(Material for this task)

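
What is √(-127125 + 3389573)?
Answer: 4*√203903 ≈ 1806.2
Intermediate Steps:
√(-127125 + 3389573) = √3262448 = 4*√203903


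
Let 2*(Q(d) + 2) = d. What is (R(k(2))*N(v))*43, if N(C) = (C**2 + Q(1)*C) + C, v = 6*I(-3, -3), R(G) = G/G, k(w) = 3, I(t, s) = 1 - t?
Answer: 24252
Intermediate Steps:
Q(d) = -2 + d/2
R(G) = 1
v = 24 (v = 6*(1 - 1*(-3)) = 6*(1 + 3) = 6*4 = 24)
N(C) = C**2 - C/2 (N(C) = (C**2 + (-2 + (1/2)*1)*C) + C = (C**2 + (-2 + 1/2)*C) + C = (C**2 - 3*C/2) + C = C**2 - C/2)
(R(k(2))*N(v))*43 = (1*(24*(-1/2 + 24)))*43 = (1*(24*(47/2)))*43 = (1*564)*43 = 564*43 = 24252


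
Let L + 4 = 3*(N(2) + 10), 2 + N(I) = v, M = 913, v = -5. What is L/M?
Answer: 5/913 ≈ 0.0054765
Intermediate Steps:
N(I) = -7 (N(I) = -2 - 5 = -7)
L = 5 (L = -4 + 3*(-7 + 10) = -4 + 3*3 = -4 + 9 = 5)
L/M = 5/913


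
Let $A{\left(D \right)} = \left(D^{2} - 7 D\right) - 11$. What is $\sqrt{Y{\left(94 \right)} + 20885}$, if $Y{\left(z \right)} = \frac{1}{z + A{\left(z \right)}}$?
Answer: $\frac{\sqrt{1425278475346}}{8261} \approx 144.52$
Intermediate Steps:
$A{\left(D \right)} = -11 + D^{2} - 7 D$
$Y{\left(z \right)} = \frac{1}{-11 + z^{2} - 6 z}$ ($Y{\left(z \right)} = \frac{1}{z - \left(11 - z^{2} + 7 z\right)} = \frac{1}{-11 + z^{2} - 6 z}$)
$\sqrt{Y{\left(94 \right)} + 20885} = \sqrt{\frac{1}{-11 + 94^{2} - 564} + 20885} = \sqrt{\frac{1}{-11 + 8836 - 564} + 20885} = \sqrt{\frac{1}{8261} + 20885} = \sqrt{\frac{172530986}{8261}} = \frac{\sqrt{1425278475346}}{8261}$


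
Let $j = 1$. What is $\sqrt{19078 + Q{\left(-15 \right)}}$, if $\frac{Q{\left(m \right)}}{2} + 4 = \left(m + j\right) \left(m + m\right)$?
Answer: $\sqrt{19910} \approx 141.1$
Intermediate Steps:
$Q{\left(m \right)} = -8 + 4 m \left(1 + m\right)$ ($Q{\left(m \right)} = -8 + 2 \left(m + 1\right) \left(m + m\right) = -8 + 2 \left(1 + m\right) 2 m = -8 + 2 \cdot 2 m \left(1 + m\right) = -8 + 4 m \left(1 + m\right)$)
$\sqrt{19078 + Q{\left(-15 \right)}} = \sqrt{19078 + \left(-8 + 4 \left(-15\right) + 4 \left(-15\right)^{2}\right)} = \sqrt{19078 - -832} = \sqrt{19078 + 832} = \sqrt{19910}$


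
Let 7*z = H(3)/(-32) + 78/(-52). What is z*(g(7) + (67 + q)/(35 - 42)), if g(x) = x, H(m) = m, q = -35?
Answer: -867/1568 ≈ -0.55293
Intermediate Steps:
z = -51/224 (z = (3/(-32) + 78/(-52))/7 = (3*(-1/32) + 78*(-1/52))/7 = (-3/32 - 3/2)/7 = (⅐)*(-51/32) = -51/224 ≈ -0.22768)
z*(g(7) + (67 + q)/(35 - 42)) = -51*(7 + (67 - 35)/(35 - 42))/224 = -51*(7 + 32/(-7))/224 = -51*(7 + 32*(-⅐))/224 = -51*(7 - 32/7)/224 = -51/224*17/7 = -867/1568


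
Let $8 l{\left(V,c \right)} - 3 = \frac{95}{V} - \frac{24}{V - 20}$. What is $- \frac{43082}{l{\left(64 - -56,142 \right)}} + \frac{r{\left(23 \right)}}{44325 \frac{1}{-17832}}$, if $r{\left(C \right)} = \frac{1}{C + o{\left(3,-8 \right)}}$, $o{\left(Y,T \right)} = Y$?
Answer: $- \frac{39719887053332}{409311825} \approx -97041.0$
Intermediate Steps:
$l{\left(V,c \right)} = \frac{3}{8} - \frac{3}{-20 + V} + \frac{95}{8 V}$ ($l{\left(V,c \right)} = \frac{3}{8} + \frac{\frac{95}{V} - \frac{24}{V - 20}}{8} = \frac{3}{8} + \frac{\frac{95}{V} - \frac{24}{-20 + V}}{8} = \frac{3}{8} + \frac{- \frac{24}{-20 + V} + \frac{95}{V}}{8} = \frac{3}{8} - \left(\frac{3}{-20 + V} - \frac{95}{8 V}\right) = \frac{3}{8} - \frac{3}{-20 + V} + \frac{95}{8 V}$)
$r{\left(C \right)} = \frac{1}{3 + C}$ ($r{\left(C \right)} = \frac{1}{C + 3} = \frac{1}{3 + C}$)
$- \frac{43082}{l{\left(64 - -56,142 \right)}} + \frac{r{\left(23 \right)}}{44325 \frac{1}{-17832}} = - \frac{43082}{\frac{1}{8} \frac{1}{64 - -56} \frac{1}{-20 + \left(64 - -56\right)} \left(-1900 + 3 \left(64 - -56\right)^{2} + 11 \left(64 - -56\right)\right)} + \frac{1}{\left(3 + 23\right) \frac{44325}{-17832}} = - \frac{43082}{\frac{1}{8} \frac{1}{64 + 56} \frac{1}{-20 + \left(64 + 56\right)} \left(-1900 + 3 \left(64 + 56\right)^{2} + 11 \left(64 + 56\right)\right)} + \frac{1}{26 \cdot 44325 \left(- \frac{1}{17832}\right)} = - \frac{43082}{\frac{1}{8} \cdot \frac{1}{120} \frac{1}{-20 + 120} \left(-1900 + 3 \cdot 120^{2} + 11 \cdot 120\right)} + \frac{1}{26 \left(- \frac{14775}{5944}\right)} = - \frac{43082}{\frac{1}{8} \cdot \frac{1}{120} \cdot \frac{1}{100} \left(-1900 + 3 \cdot 14400 + 1320\right)} + \frac{1}{26} \left(- \frac{5944}{14775}\right) = - \frac{43082}{\frac{1}{8} \cdot \frac{1}{120} \cdot \frac{1}{100} \left(-1900 + 43200 + 1320\right)} - \frac{2972}{192075} = - \frac{43082}{\frac{1}{8} \cdot \frac{1}{120} \cdot \frac{1}{100} \cdot 42620} - \frac{2972}{192075} = - \frac{43082}{\frac{2131}{4800}} - \frac{2972}{192075} = \left(-43082\right) \frac{4800}{2131} - \frac{2972}{192075} = - \frac{206793600}{2131} - \frac{2972}{192075} = - \frac{39719887053332}{409311825}$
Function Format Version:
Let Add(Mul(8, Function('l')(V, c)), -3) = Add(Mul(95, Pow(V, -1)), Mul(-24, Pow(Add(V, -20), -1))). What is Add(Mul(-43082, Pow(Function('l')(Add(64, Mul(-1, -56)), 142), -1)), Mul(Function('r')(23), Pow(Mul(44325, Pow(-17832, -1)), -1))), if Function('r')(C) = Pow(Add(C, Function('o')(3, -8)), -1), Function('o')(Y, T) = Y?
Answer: Rational(-39719887053332, 409311825) ≈ -97041.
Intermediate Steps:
Function('l')(V, c) = Add(Rational(3, 8), Mul(-3, Pow(Add(-20, V), -1)), Mul(Rational(95, 8), Pow(V, -1))) (Function('l')(V, c) = Add(Rational(3, 8), Mul(Rational(1, 8), Add(Mul(95, Pow(V, -1)), Mul(-24, Pow(Add(V, -20), -1))))) = Add(Rational(3, 8), Mul(Rational(1, 8), Add(Mul(95, Pow(V, -1)), Mul(-24, Pow(Add(-20, V), -1))))) = Add(Rational(3, 8), Mul(Rational(1, 8), Add(Mul(-24, Pow(Add(-20, V), -1)), Mul(95, Pow(V, -1))))) = Add(Rational(3, 8), Add(Mul(-3, Pow(Add(-20, V), -1)), Mul(Rational(95, 8), Pow(V, -1)))) = Add(Rational(3, 8), Mul(-3, Pow(Add(-20, V), -1)), Mul(Rational(95, 8), Pow(V, -1))))
Function('r')(C) = Pow(Add(3, C), -1) (Function('r')(C) = Pow(Add(C, 3), -1) = Pow(Add(3, C), -1))
Add(Mul(-43082, Pow(Function('l')(Add(64, Mul(-1, -56)), 142), -1)), Mul(Function('r')(23), Pow(Mul(44325, Pow(-17832, -1)), -1))) = Add(Mul(-43082, Pow(Mul(Rational(1, 8), Pow(Add(64, Mul(-1, -56)), -1), Pow(Add(-20, Add(64, Mul(-1, -56))), -1), Add(-1900, Mul(3, Pow(Add(64, Mul(-1, -56)), 2)), Mul(11, Add(64, Mul(-1, -56))))), -1)), Mul(Pow(Add(3, 23), -1), Pow(Mul(44325, Pow(-17832, -1)), -1))) = Add(Mul(-43082, Pow(Mul(Rational(1, 8), Pow(Add(64, 56), -1), Pow(Add(-20, Add(64, 56)), -1), Add(-1900, Mul(3, Pow(Add(64, 56), 2)), Mul(11, Add(64, 56)))), -1)), Mul(Pow(26, -1), Pow(Mul(44325, Rational(-1, 17832)), -1))) = Add(Mul(-43082, Pow(Mul(Rational(1, 8), Pow(120, -1), Pow(Add(-20, 120), -1), Add(-1900, Mul(3, Pow(120, 2)), Mul(11, 120))), -1)), Mul(Rational(1, 26), Pow(Rational(-14775, 5944), -1))) = Add(Mul(-43082, Pow(Mul(Rational(1, 8), Rational(1, 120), Pow(100, -1), Add(-1900, Mul(3, 14400), 1320)), -1)), Mul(Rational(1, 26), Rational(-5944, 14775))) = Add(Mul(-43082, Pow(Mul(Rational(1, 8), Rational(1, 120), Rational(1, 100), Add(-1900, 43200, 1320)), -1)), Rational(-2972, 192075)) = Add(Mul(-43082, Pow(Mul(Rational(1, 8), Rational(1, 120), Rational(1, 100), 42620), -1)), Rational(-2972, 192075)) = Add(Mul(-43082, Pow(Rational(2131, 4800), -1)), Rational(-2972, 192075)) = Add(Mul(-43082, Rational(4800, 2131)), Rational(-2972, 192075)) = Add(Rational(-206793600, 2131), Rational(-2972, 192075)) = Rational(-39719887053332, 409311825)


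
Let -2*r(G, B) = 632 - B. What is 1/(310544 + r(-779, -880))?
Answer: 1/309788 ≈ 3.2280e-6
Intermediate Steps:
r(G, B) = -316 + B/2 (r(G, B) = -(632 - B)/2 = -316 + B/2)
1/(310544 + r(-779, -880)) = 1/(310544 + (-316 + (½)*(-880))) = 1/(310544 + (-316 - 440)) = 1/(310544 - 756) = 1/309788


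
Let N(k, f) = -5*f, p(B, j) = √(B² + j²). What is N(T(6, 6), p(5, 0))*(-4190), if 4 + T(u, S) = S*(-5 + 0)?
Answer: 104750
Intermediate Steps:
T(u, S) = -4 - 5*S (T(u, S) = -4 + S*(-5 + 0) = -4 + S*(-5) = -4 - 5*S)
N(k, f) = -5*f
N(T(6, 6), p(5, 0))*(-4190) = -5*√(5² + 0²)*(-4190) = -5*√(25 + 0)*(-4190) = -5*√25*(-4190) = -5*5*(-4190) = -25*(-4190) = 104750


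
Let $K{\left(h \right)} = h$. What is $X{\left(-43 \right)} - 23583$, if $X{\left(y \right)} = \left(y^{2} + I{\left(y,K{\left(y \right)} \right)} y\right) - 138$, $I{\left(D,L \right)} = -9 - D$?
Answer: $-23334$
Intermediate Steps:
$X{\left(y \right)} = -138 + y^{2} + y \left(-9 - y\right)$ ($X{\left(y \right)} = \left(y^{2} + \left(-9 - y\right) y\right) - 138 = \left(y^{2} + y \left(-9 - y\right)\right) - 138 = -138 + y^{2} + y \left(-9 - y\right)$)
$X{\left(-43 \right)} - 23583 = \left(-138 - -387\right) - 23583 = \left(-138 + 387\right) - 23583 = 249 - 23583 = -23334$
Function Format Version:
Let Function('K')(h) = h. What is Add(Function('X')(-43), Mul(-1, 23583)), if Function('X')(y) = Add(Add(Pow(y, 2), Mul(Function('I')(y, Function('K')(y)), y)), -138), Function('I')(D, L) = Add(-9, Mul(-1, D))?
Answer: -23334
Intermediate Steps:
Function('X')(y) = Add(-138, Pow(y, 2), Mul(y, Add(-9, Mul(-1, y)))) (Function('X')(y) = Add(Add(Pow(y, 2), Mul(Add(-9, Mul(-1, y)), y)), -138) = Add(Add(Pow(y, 2), Mul(y, Add(-9, Mul(-1, y)))), -138) = Add(-138, Pow(y, 2), Mul(y, Add(-9, Mul(-1, y)))))
Add(Function('X')(-43), Mul(-1, 23583)) = Add(Add(-138, Mul(-9, -43)), Mul(-1, 23583)) = Add(Add(-138, 387), -23583) = Add(249, -23583) = -23334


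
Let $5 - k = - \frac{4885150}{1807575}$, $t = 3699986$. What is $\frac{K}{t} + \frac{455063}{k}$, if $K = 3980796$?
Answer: $\frac{60870355342153935}{1030299951553} \approx 59080.0$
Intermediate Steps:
$k = \frac{556921}{72303}$ ($k = 5 - - \frac{4885150}{1807575} = 5 - \left(-4885150\right) \frac{1}{1807575} = 5 - - \frac{195406}{72303} = 5 + \frac{195406}{72303} = \frac{556921}{72303} \approx 7.7026$)
$\frac{K}{t} + \frac{455063}{k} = \frac{3980796}{3699986} + \frac{455063}{\frac{556921}{72303}} = 3980796 \cdot \frac{1}{3699986} + 455063 \cdot \frac{72303}{556921} = \frac{1990398}{1849993} + \frac{32902420089}{556921} = \frac{60870355342153935}{1030299951553}$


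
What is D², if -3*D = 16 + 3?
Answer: 361/9 ≈ 40.111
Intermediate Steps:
D = -19/3 (D = -(16 + 3)/3 = -⅓*19 = -19/3 ≈ -6.3333)
D² = (-19/3)² = 361/9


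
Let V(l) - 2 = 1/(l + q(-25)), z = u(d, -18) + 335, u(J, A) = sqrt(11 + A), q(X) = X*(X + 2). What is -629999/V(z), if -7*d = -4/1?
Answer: 629999*(-sqrt(7) + 910*I)/(-1821*I + 2*sqrt(7)) ≈ -3.1483e+5 - 0.50265*I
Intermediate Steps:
d = 4/7 (d = -(-4)/(7*1) = -(-4)/7 = -1/7*(-4) = 4/7 ≈ 0.57143)
q(X) = X*(2 + X)
z = 335 + I*sqrt(7) (z = sqrt(11 - 18) + 335 = sqrt(-7) + 335 = I*sqrt(7) + 335 = 335 + I*sqrt(7) ≈ 335.0 + 2.6458*I)
V(l) = 2 + 1/(575 + l) (V(l) = 2 + 1/(l - 25*(2 - 25)) = 2 + 1/(l - 25*(-23)) = 2 + 1/(l + 575) = 2 + 1/(575 + l))
-629999/V(z) = -629999*(575 + (335 + I*sqrt(7)))/(1151 + 2*(335 + I*sqrt(7))) = -629999*(910 + I*sqrt(7))/(1151 + (670 + 2*I*sqrt(7))) = -629999*(910 + I*sqrt(7))/(1821 + 2*I*sqrt(7))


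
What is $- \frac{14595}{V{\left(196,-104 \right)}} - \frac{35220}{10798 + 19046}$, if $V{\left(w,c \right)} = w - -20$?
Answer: $- \frac{4103525}{59688} \approx -68.75$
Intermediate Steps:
$V{\left(w,c \right)} = 20 + w$ ($V{\left(w,c \right)} = w + 20 = 20 + w$)
$- \frac{14595}{V{\left(196,-104 \right)}} - \frac{35220}{10798 + 19046} = - \frac{14595}{20 + 196} - \frac{35220}{10798 + 19046} = - \frac{14595}{216} - \frac{35220}{29844} = \left(-14595\right) \frac{1}{216} - \frac{2935}{2487} = - \frac{4865}{72} - \frac{2935}{2487} = - \frac{4103525}{59688}$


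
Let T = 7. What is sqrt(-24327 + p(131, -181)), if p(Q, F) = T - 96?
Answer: 4*I*sqrt(1526) ≈ 156.26*I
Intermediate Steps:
p(Q, F) = -89 (p(Q, F) = 7 - 96 = -89)
sqrt(-24327 + p(131, -181)) = sqrt(-24327 - 89) = sqrt(-24416) = 4*I*sqrt(1526)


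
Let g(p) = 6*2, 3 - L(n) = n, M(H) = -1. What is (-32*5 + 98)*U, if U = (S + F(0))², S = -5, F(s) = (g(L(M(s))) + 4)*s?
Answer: -1550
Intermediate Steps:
L(n) = 3 - n
g(p) = 12
F(s) = 16*s (F(s) = (12 + 4)*s = 16*s)
U = 25 (U = (-5 + 16*0)² = (-5 + 0)² = (-5)² = 25)
(-32*5 + 98)*U = (-32*5 + 98)*25 = (-160 + 98)*25 = -62*25 = -1550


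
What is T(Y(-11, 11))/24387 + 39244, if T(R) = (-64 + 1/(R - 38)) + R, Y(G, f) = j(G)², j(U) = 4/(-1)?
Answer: 21054954359/536514 ≈ 39244.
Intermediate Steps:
j(U) = -4 (j(U) = 4*(-1) = -4)
Y(G, f) = 16 (Y(G, f) = (-4)² = 16)
T(R) = -64 + R + 1/(-38 + R) (T(R) = (-64 + 1/(-38 + R)) + R = -64 + R + 1/(-38 + R))
T(Y(-11, 11))/24387 + 39244 = ((2433 + 16² - 102*16)/(-38 + 16))/24387 + 39244 = ((2433 + 256 - 1632)/(-22))*(1/24387) + 39244 = -1/22*1057*(1/24387) + 39244 = -1057/22*1/24387 + 39244 = -1057/536514 + 39244 = 21054954359/536514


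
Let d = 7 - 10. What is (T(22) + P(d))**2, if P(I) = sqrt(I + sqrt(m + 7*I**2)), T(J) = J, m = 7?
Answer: (22 + sqrt(-3 + sqrt(70)))**2 ≈ 591.30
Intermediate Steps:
d = -3
P(I) = sqrt(I + sqrt(7 + 7*I**2))
(T(22) + P(d))**2 = (22 + sqrt(-3 + sqrt(7)*sqrt(1 + (-3)**2)))**2 = (22 + sqrt(-3 + sqrt(7)*sqrt(1 + 9)))**2 = (22 + sqrt(-3 + sqrt(7)*sqrt(10)))**2 = (22 + sqrt(-3 + sqrt(70)))**2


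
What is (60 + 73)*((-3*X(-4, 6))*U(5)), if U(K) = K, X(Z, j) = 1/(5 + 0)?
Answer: -399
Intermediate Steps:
X(Z, j) = ⅕ (X(Z, j) = 1/5 = ⅕)
(60 + 73)*((-3*X(-4, 6))*U(5)) = (60 + 73)*(-3*⅕*5) = 133*(-⅗*5) = 133*(-3) = -399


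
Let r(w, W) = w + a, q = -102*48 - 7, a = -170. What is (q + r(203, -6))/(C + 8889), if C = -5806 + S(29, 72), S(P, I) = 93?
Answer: -2435/1588 ≈ -1.5334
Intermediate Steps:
q = -4903 (q = -4896 - 7 = -4903)
C = -5713 (C = -5806 + 93 = -5713)
r(w, W) = -170 + w (r(w, W) = w - 170 = -170 + w)
(q + r(203, -6))/(C + 8889) = (-4903 + (-170 + 203))/(-5713 + 8889) = (-4903 + 33)/3176 = -4870*1/3176 = -2435/1588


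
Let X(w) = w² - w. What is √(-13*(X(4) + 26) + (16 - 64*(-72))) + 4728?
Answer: 4728 + √4130 ≈ 4792.3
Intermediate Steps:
√(-13*(X(4) + 26) + (16 - 64*(-72))) + 4728 = √(-13*(4*(-1 + 4) + 26) + (16 - 64*(-72))) + 4728 = √(-13*(4*3 + 26) + (16 + 4608)) + 4728 = √(-13*(12 + 26) + 4624) + 4728 = √(-13*38 + 4624) + 4728 = √(-494 + 4624) + 4728 = √4130 + 4728 = 4728 + √4130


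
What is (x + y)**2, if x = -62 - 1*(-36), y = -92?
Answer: 13924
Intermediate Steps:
x = -26 (x = -62 + 36 = -26)
(x + y)**2 = (-26 - 92)**2 = (-118)**2 = 13924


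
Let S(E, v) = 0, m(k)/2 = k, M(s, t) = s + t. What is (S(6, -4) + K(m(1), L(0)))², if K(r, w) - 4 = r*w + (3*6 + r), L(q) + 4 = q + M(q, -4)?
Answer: 64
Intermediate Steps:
m(k) = 2*k
L(q) = -8 + 2*q (L(q) = -4 + (q + (q - 4)) = -4 + (q + (-4 + q)) = -4 + (-4 + 2*q) = -8 + 2*q)
K(r, w) = 22 + r + r*w (K(r, w) = 4 + (r*w + (3*6 + r)) = 4 + (r*w + (18 + r)) = 4 + (18 + r + r*w) = 22 + r + r*w)
(S(6, -4) + K(m(1), L(0)))² = (0 + (22 + 2*1 + (2*1)*(-8 + 2*0)))² = (0 + (22 + 2 + 2*(-8 + 0)))² = (0 + (22 + 2 + 2*(-8)))² = (0 + (22 + 2 - 16))² = (0 + 8)² = 8² = 64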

(End Material for this task)

## Task to carry out
The reply should hold only the lines from the first line of the listing above through the line with "Answer: -867/1568 ≈ -0.55293", each copied exactly.

## Response
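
What is √(-127125 + 3389573)?
Answer: 4*√203903 ≈ 1806.2
Intermediate Steps:
√(-127125 + 3389573) = √3262448 = 4*√203903


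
Let 2*(Q(d) + 2) = d. What is (R(k(2))*N(v))*43, if N(C) = (C**2 + Q(1)*C) + C, v = 6*I(-3, -3), R(G) = G/G, k(w) = 3, I(t, s) = 1 - t?
Answer: 24252
Intermediate Steps:
Q(d) = -2 + d/2
R(G) = 1
v = 24 (v = 6*(1 - 1*(-3)) = 6*(1 + 3) = 6*4 = 24)
N(C) = C**2 - C/2 (N(C) = (C**2 + (-2 + (1/2)*1)*C) + C = (C**2 + (-2 + 1/2)*C) + C = (C**2 - 3*C/2) + C = C**2 - C/2)
(R(k(2))*N(v))*43 = (1*(24*(-1/2 + 24)))*43 = (1*(24*(47/2)))*43 = (1*564)*43 = 564*43 = 24252


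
Let L + 4 = 3*(N(2) + 10), 2 + N(I) = v, M = 913, v = -5. What is L/M?
Answer: 5/913 ≈ 0.0054765
Intermediate Steps:
N(I) = -7 (N(I) = -2 - 5 = -7)
L = 5 (L = -4 + 3*(-7 + 10) = -4 + 3*3 = -4 + 9 = 5)
L/M = 5/913


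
Let $A{\left(D \right)} = \left(D^{2} - 7 D\right) - 11$. What is $\sqrt{Y{\left(94 \right)} + 20885}$, if $Y{\left(z \right)} = \frac{1}{z + A{\left(z \right)}}$?
Answer: $\frac{\sqrt{1425278475346}}{8261} \approx 144.52$
Intermediate Steps:
$A{\left(D \right)} = -11 + D^{2} - 7 D$
$Y{\left(z \right)} = \frac{1}{-11 + z^{2} - 6 z}$ ($Y{\left(z \right)} = \frac{1}{z - \left(11 - z^{2} + 7 z\right)} = \frac{1}{-11 + z^{2} - 6 z}$)
$\sqrt{Y{\left(94 \right)} + 20885} = \sqrt{\frac{1}{-11 + 94^{2} - 564} + 20885} = \sqrt{\frac{1}{-11 + 8836 - 564} + 20885} = \sqrt{\frac{1}{8261} + 20885} = \sqrt{\frac{172530986}{8261}} = \frac{\sqrt{1425278475346}}{8261}$


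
Let $j = 1$. What is $\sqrt{19078 + Q{\left(-15 \right)}}$, if $\frac{Q{\left(m \right)}}{2} + 4 = \left(m + j\right) \left(m + m\right)$?
Answer: $\sqrt{19910} \approx 141.1$
Intermediate Steps:
$Q{\left(m \right)} = -8 + 4 m \left(1 + m\right)$ ($Q{\left(m \right)} = -8 + 2 \left(m + 1\right) \left(m + m\right) = -8 + 2 \left(1 + m\right) 2 m = -8 + 2 \cdot 2 m \left(1 + m\right) = -8 + 4 m \left(1 + m\right)$)
$\sqrt{19078 + Q{\left(-15 \right)}} = \sqrt{19078 + \left(-8 + 4 \left(-15\right) + 4 \left(-15\right)^{2}\right)} = \sqrt{19078 - -832} = \sqrt{19078 + 832} = \sqrt{19910}$


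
Let 7*z = H(3)/(-32) + 78/(-52). What is z*(g(7) + (67 + q)/(35 - 42)), if g(x) = x, H(m) = m, q = -35?
Answer: -867/1568 ≈ -0.55293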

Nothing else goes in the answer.